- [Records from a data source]
━━━━━━━━━━━━━━━━━━━━━━━━━━━━━━
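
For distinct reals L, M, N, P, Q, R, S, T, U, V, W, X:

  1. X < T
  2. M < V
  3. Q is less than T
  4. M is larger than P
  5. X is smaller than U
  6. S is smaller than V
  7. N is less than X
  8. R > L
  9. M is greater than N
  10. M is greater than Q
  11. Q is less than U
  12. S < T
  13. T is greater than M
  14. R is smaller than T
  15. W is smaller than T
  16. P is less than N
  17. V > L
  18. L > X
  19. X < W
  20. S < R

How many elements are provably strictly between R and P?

Chaining upward from P reaches: N, X, U, L, M, W, V, T.
Chaining downward from R reaches: N, X, L, S.
Strictly between P and R are those in both lists: N, X, L — 3 elements.

3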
━━━━━━━━━━━━━━━━━━━━━━━━━━━━━━
When the word "than" shows up in a line of the entries, report that line.

- [YOUR RESPONSE]
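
  3. Q is less than T
  4. M is larger than P
  5. X is smaller than U
  6. S is smaller than V
  7. N is less than X
  9. M is greater than N
  10. M is greater than Q
  11. Q is less than U
  13. T is greater than M
  14. R is smaller than T
  15. W is smaller than T
  16. P is less than N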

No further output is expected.